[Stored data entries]
BEGIN
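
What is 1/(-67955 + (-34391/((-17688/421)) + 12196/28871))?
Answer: -510670248/34284369001811 ≈ -1.4895e-5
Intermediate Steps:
1/(-67955 + (-34391/((-17688/421)) + 12196/28871)) = 1/(-67955 + (-34391/((-17688*1/421)) + 12196*(1/28871))) = 1/(-67955 + (-34391/(-17688/421) + 12196/28871)) = 1/(-67955 + (-34391*(-421/17688) + 12196/28871)) = 1/(-67955 + (14478611/17688 + 12196/28871)) = 1/(-67955 + 418227701029/510670248) = 1/(-34284369001811/510670248) = -510670248/34284369001811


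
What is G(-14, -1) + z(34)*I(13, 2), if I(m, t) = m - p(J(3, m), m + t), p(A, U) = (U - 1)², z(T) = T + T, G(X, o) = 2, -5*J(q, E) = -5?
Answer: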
END
» Task to complete:
Each line from the one with "What is G(-14, -1)" through the end of the records above should be written out exactly. No other line should appear.

» Solution to the exercise:
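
What is G(-14, -1) + z(34)*I(13, 2), if I(m, t) = m - p(J(3, m), m + t), p(A, U) = (U - 1)², z(T) = T + T, G(X, o) = 2, -5*J(q, E) = -5?
Answer: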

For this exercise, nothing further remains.